- Data supplied:

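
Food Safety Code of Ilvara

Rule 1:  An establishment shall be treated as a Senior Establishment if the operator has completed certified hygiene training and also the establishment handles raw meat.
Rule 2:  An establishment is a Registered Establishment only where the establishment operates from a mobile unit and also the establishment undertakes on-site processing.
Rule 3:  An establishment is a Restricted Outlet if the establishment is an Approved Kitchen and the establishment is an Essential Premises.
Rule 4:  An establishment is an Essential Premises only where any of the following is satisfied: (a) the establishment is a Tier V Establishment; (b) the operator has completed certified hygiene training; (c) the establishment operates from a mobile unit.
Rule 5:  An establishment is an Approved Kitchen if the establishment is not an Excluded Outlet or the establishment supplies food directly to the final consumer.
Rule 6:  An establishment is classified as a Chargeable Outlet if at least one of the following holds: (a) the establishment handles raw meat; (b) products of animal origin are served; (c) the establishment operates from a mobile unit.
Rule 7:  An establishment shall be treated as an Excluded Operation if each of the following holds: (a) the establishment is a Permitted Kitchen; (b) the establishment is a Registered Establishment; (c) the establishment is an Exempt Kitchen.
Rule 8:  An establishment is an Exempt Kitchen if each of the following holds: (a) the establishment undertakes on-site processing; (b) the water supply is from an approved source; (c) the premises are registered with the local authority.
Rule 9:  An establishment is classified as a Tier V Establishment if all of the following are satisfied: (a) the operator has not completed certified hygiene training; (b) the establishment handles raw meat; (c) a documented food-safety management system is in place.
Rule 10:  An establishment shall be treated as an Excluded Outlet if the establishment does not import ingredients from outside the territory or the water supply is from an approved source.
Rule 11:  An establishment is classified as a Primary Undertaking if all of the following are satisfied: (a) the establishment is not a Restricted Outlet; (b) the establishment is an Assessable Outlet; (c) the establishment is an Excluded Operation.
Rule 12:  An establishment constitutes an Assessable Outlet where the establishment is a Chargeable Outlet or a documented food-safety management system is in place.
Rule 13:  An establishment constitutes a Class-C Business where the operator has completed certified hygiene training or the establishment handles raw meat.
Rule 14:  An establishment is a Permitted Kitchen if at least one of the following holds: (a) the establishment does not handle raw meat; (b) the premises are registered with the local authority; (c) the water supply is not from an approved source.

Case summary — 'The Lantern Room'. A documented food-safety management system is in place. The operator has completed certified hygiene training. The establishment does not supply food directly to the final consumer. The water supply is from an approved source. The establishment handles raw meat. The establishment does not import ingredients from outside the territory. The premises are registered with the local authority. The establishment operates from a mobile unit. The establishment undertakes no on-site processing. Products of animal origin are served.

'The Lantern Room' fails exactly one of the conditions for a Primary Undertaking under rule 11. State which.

Excluded Operation

Under rule 10: the establishment does not import ingredients from outside the territory? yes; or the water supply is from an approved source? yes. So the establishment is an Excluded Outlet.
Under rule 5: not an Excluded Outlet (rule 10)? no; or the establishment supplies food directly to the final consumer? no. So the establishment is not an Approved Kitchen.
Under rule 9: the operator has not completed certified hygiene training? no; and the establishment handles raw meat? yes; and a documented food-safety management system is in place? yes. So the establishment is not a Tier V Establishment.
Under rule 4: Tier V Establishment (rule 9)? no; or the operator has completed certified hygiene training? yes; or the establishment operates from a mobile unit? yes. So the establishment is an Essential Premises.
Under rule 3: Approved Kitchen (rule 5)? no; and Essential Premises (rule 4)? yes. So the establishment is not a Restricted Outlet.
Under rule 6: the establishment handles raw meat? yes; or products of animal origin are served? yes; or the establishment operates from a mobile unit? yes. So the establishment is a Chargeable Outlet.
Under rule 12: Chargeable Outlet (rule 6)? yes; or a documented food-safety management system is in place? yes. So the establishment is an Assessable Outlet.
Under rule 14: the establishment does not handle raw meat? no; or the premises are registered with the local authority? yes; or the water supply is not from an approved source? no. So the establishment is a Permitted Kitchen.
Under rule 2: the establishment operates from a mobile unit? yes; and the establishment undertakes on-site processing? no. So the establishment is not a Registered Establishment.
Under rule 8: the establishment undertakes on-site processing? no; and the water supply is from an approved source? yes; and the premises are registered with the local authority? yes. So the establishment is not an Exempt Kitchen.
Under rule 7: Permitted Kitchen (rule 14)? yes; and Registered Establishment (rule 2)? no; and Exempt Kitchen (rule 8)? no. So the establishment is not an Excluded Operation.
Under rule 11: not a Restricted Outlet (rule 3)? yes; and Assessable Outlet (rule 12)? yes; and Excluded Operation (rule 7)? no. So the establishment is not a Primary Undertaking.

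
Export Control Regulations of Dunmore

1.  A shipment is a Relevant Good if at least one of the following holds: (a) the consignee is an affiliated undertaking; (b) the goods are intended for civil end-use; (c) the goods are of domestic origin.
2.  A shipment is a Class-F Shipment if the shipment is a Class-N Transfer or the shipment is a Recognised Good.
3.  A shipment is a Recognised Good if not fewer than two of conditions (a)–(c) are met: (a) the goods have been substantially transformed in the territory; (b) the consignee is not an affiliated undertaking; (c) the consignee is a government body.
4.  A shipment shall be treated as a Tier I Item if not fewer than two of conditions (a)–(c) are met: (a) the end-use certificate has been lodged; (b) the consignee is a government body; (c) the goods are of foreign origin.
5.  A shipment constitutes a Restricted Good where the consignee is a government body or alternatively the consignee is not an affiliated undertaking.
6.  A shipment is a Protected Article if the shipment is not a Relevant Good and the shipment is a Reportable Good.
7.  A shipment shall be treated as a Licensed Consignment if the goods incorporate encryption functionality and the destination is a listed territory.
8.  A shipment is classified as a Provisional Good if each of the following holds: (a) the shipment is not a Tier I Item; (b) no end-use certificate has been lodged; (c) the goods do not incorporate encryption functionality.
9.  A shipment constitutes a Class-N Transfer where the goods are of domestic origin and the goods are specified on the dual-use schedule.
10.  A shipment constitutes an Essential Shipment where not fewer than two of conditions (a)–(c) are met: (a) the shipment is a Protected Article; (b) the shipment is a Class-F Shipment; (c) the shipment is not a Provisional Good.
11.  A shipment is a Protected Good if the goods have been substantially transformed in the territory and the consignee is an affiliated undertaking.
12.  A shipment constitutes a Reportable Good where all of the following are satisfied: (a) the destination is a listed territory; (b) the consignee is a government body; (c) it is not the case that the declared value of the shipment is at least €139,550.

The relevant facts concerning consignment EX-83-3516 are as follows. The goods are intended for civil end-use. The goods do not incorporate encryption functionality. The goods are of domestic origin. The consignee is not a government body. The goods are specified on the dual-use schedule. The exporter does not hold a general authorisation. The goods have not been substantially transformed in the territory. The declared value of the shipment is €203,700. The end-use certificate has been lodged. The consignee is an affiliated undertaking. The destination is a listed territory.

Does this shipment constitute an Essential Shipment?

Yes

Under paragraph 1: the consignee is an affiliated undertaking? yes; or the goods are intended for civil end-use? yes; or the goods are of domestic origin? yes. So the shipment is a Relevant Good.
Under paragraph 12: the destination is a listed territory? yes; and the consignee is a government body? no; and declared value of the shipment: €203,700 ≥ €139,550? yes, so negated condition no. So the shipment is not a Reportable Good.
Under paragraph 6: not a Relevant Good (paragraph 1)? no; and Reportable Good (paragraph 12)? no. So the shipment is not a Protected Article.
Under paragraph 9: the goods are of domestic origin? yes; and the goods are specified on the dual-use schedule? yes. So the shipment is a Class-N Transfer.
Under paragraph 3: the goods have been substantially transformed in the territory? no; the consignee is not an affiliated undertaking? no; the consignee is a government body? no — 0 of 3 hold (need ≥2) → not satisfied.
Under paragraph 2: Class-N Transfer (paragraph 9)? yes; or Recognised Good (paragraph 3)? no. So the shipment is a Class-F Shipment.
Under paragraph 4: the end-use certificate has been lodged? yes; the consignee is a government body? no; the goods are of foreign origin? no — 1 of 3 hold (need ≥2) → not satisfied.
Under paragraph 8: not a Tier I Item (paragraph 4)? yes; and no end-use certificate has been lodged? no; and the goods do not incorporate encryption functionality? yes. So the shipment is not a Provisional Good.
Under paragraph 10: Protected Article (paragraph 6)? no; Class-F Shipment (paragraph 2)? yes; not a Provisional Good (paragraph 8)? yes — 2 of 3 hold (need ≥2) → satisfied.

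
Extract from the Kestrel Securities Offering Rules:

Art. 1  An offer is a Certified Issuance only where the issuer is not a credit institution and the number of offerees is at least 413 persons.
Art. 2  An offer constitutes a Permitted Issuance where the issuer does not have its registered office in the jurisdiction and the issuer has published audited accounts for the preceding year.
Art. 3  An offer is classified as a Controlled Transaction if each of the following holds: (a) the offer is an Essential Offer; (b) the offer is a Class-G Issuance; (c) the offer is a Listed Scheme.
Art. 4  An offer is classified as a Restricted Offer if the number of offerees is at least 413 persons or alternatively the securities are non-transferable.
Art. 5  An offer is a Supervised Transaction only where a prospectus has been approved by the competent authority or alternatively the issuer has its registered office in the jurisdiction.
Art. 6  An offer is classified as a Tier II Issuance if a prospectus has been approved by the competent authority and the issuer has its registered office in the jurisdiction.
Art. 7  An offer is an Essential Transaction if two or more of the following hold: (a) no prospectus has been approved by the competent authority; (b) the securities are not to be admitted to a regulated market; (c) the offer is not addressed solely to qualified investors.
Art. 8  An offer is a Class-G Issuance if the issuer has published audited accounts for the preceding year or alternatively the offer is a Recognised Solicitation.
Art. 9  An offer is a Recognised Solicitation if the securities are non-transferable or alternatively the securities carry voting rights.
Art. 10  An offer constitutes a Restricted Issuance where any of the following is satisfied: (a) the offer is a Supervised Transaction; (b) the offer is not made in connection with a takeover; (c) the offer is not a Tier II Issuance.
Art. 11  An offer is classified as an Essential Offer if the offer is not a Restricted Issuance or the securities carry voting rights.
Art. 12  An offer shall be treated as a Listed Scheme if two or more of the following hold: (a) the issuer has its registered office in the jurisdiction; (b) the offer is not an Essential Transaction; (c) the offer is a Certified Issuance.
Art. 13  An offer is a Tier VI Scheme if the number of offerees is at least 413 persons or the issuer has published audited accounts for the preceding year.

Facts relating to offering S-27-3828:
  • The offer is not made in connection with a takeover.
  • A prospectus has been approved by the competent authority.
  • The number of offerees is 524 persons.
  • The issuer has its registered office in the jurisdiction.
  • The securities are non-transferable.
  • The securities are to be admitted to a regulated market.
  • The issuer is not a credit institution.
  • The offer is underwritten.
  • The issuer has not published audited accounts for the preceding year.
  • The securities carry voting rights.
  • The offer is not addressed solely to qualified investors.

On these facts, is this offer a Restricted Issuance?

Under article 5: a prospectus has been approved by the competent authority? yes; or the issuer has its registered office in the jurisdiction? yes. So the offer is a Supervised Transaction.
Under article 6: a prospectus has been approved by the competent authority? yes; and the issuer has its registered office in the jurisdiction? yes. So the offer is a Tier II Issuance.
Under article 10: Supervised Transaction (article 5)? yes; or the offer is not made in connection with a takeover? yes; or not a Tier II Issuance (article 6)? no. So the offer is a Restricted Issuance.

Yes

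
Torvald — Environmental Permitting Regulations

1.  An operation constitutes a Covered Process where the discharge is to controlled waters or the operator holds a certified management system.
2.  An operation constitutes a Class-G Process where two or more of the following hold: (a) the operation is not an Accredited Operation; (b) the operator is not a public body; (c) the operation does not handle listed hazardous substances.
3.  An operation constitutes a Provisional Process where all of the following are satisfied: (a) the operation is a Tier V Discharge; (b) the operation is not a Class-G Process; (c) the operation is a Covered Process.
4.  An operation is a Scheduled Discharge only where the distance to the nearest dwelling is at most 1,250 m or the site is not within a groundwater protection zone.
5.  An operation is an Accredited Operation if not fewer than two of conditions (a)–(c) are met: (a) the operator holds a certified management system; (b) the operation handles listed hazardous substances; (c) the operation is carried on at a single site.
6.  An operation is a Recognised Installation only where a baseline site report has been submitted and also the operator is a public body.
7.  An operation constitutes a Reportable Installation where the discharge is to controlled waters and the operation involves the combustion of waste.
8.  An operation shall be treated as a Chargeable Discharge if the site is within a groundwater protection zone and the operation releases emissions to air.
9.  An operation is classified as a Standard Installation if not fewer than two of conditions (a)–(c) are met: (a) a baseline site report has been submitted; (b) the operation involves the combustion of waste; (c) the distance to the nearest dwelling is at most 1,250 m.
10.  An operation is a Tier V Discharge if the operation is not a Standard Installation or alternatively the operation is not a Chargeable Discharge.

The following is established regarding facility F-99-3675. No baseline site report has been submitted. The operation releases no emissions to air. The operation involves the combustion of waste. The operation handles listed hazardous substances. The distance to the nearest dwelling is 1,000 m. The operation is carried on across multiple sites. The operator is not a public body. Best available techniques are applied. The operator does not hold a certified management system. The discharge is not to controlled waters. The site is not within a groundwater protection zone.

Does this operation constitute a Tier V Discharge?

Yes

paragraph 9 — Standard Installation: a baseline site report has been submitted? no; the operation involves the combustion of waste? yes; distance to the nearest dwelling: 1,000 m ≤ 1,250 m? yes — 2 of 3 hold (need ≥2) → satisfied.
paragraph 8 — Chargeable Discharge: [the site is within a groundwater protection zone? no] AND [the operation releases emissions to air? no] → not satisfied.
paragraph 10 — Tier V Discharge: [not a Standard Installation (paragraph 9)? no] OR [not a Chargeable Discharge (paragraph 8)? yes] → satisfied.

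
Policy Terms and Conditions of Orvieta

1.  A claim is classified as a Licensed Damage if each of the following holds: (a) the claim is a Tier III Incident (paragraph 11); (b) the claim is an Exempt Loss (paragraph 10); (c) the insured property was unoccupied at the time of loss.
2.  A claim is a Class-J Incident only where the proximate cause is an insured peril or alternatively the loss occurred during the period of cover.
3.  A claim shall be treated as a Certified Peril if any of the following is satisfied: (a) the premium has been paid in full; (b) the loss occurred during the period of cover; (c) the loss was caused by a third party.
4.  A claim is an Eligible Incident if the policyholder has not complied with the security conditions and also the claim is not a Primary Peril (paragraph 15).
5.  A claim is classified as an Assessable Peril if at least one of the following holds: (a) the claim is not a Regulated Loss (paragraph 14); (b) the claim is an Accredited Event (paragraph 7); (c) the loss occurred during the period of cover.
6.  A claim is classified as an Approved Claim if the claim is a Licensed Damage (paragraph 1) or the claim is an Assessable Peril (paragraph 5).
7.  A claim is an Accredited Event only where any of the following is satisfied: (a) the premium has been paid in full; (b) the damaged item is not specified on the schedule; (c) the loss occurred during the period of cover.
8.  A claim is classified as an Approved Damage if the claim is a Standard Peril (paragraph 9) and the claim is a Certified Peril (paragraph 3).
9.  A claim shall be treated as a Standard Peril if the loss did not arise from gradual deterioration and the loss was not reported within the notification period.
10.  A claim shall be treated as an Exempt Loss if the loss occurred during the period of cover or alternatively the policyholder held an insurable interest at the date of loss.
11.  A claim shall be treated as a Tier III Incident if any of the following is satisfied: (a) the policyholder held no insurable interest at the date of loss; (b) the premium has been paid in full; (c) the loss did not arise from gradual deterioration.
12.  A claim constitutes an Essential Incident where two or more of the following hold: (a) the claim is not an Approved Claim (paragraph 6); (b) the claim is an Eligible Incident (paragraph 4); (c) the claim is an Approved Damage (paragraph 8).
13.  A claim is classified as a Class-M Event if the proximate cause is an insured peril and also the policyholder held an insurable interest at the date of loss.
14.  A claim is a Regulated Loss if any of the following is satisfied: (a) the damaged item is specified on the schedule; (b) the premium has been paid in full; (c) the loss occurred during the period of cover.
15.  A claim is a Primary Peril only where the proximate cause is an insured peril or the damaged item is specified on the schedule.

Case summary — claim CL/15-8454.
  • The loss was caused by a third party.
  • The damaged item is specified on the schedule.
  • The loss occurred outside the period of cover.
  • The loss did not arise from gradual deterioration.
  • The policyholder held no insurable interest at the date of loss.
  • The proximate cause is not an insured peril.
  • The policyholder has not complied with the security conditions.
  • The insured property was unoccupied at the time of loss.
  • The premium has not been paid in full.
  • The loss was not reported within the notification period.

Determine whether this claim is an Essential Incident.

Yes

paragraph 11 — Tier III Incident: [the policyholder held no insurable interest at the date of loss? yes] OR [the premium has been paid in full? no] OR [the loss did not arise from gradual deterioration? yes] → satisfied.
paragraph 10 — Exempt Loss: [the loss occurred during the period of cover? no] OR [the policyholder held an insurable interest at the date of loss? no] → not satisfied.
paragraph 1 — Licensed Damage: [Tier III Incident (paragraph 11)? yes] AND [Exempt Loss (paragraph 10)? no] AND [the insured property was unoccupied at the time of loss? yes] → not satisfied.
paragraph 14 — Regulated Loss: [the damaged item is specified on the schedule? yes] OR [the premium has been paid in full? no] OR [the loss occurred during the period of cover? no] → satisfied.
paragraph 7 — Accredited Event: [the premium has been paid in full? no] OR [the damaged item is not specified on the schedule? no] OR [the loss occurred during the period of cover? no] → not satisfied.
paragraph 5 — Assessable Peril: [not a Regulated Loss (paragraph 14)? no] OR [Accredited Event (paragraph 7)? no] OR [the loss occurred during the period of cover? no] → not satisfied.
paragraph 6 — Approved Claim: [Licensed Damage (paragraph 1)? no] OR [Assessable Peril (paragraph 5)? no] → not satisfied.
paragraph 15 — Primary Peril: [the proximate cause is an insured peril? no] OR [the damaged item is specified on the schedule? yes] → satisfied.
paragraph 4 — Eligible Incident: [the policyholder has not complied with the security conditions? yes] AND [not a Primary Peril (paragraph 15)? no] → not satisfied.
paragraph 9 — Standard Peril: [the loss did not arise from gradual deterioration? yes] AND [the loss was not reported within the notification period? yes] → satisfied.
paragraph 3 — Certified Peril: [the premium has been paid in full? no] OR [the loss occurred during the period of cover? no] OR [the loss was caused by a third party? yes] → satisfied.
paragraph 8 — Approved Damage: [Standard Peril (paragraph 9)? yes] AND [Certified Peril (paragraph 3)? yes] → satisfied.
paragraph 12 — Essential Incident: not an Approved Claim (paragraph 6)? yes; Eligible Incident (paragraph 4)? no; Approved Damage (paragraph 8)? yes — 2 of 3 hold (need ≥2) → satisfied.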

- What you should do:
Starting at the line above that holds "is a public body." and ending at the line that holds "Policy Terms and Conditions of Orvieta", transcribe each line exactly and include no other lines.

- Response:
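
6.  An operation is a Recognised Installation only where a baseline site report has been submitted and also the operator is a public body.
7.  An operation constitutes a Reportable Installation where the discharge is to controlled waters and the operation involves the combustion of waste.
8.  An operation shall be treated as a Chargeable Discharge if the site is within a groundwater protection zone and the operation releases emissions to air.
9.  An operation is classified as a Standard Installation if not fewer than two of conditions (a)–(c) are met: (a) a baseline site report has been submitted; (b) the operation involves the combustion of waste; (c) the distance to the nearest dwelling is at most 1,250 m.
10.  An operation is a Tier V Discharge if the operation is not a Standard Installation or alternatively the operation is not a Chargeable Discharge.

The following is established regarding facility F-99-3675. No baseline site report has been submitted. The operation releases no emissions to air. The operation involves the combustion of waste. The operation handles listed hazardous substances. The distance to the nearest dwelling is 1,000 m. The operation is carried on across multiple sites. The operator is not a public body. Best available techniques are applied. The operator does not hold a certified management system. The discharge is not to controlled waters. The site is not within a groundwater protection zone.

Does this operation constitute a Tier V Discharge?

Yes

paragraph 9 — Standard Installation: a baseline site report has been submitted? no; the operation involves the combustion of waste? yes; distance to the nearest dwelling: 1,000 m ≤ 1,250 m? yes — 2 of 3 hold (need ≥2) → satisfied.
paragraph 8 — Chargeable Discharge: [the site is within a groundwater protection zone? no] AND [the operation releases emissions to air? no] → not satisfied.
paragraph 10 — Tier V Discharge: [not a Standard Installation (paragraph 9)? no] OR [not a Chargeable Discharge (paragraph 8)? yes] → satisfied.

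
Policy Terms and Conditions of Orvieta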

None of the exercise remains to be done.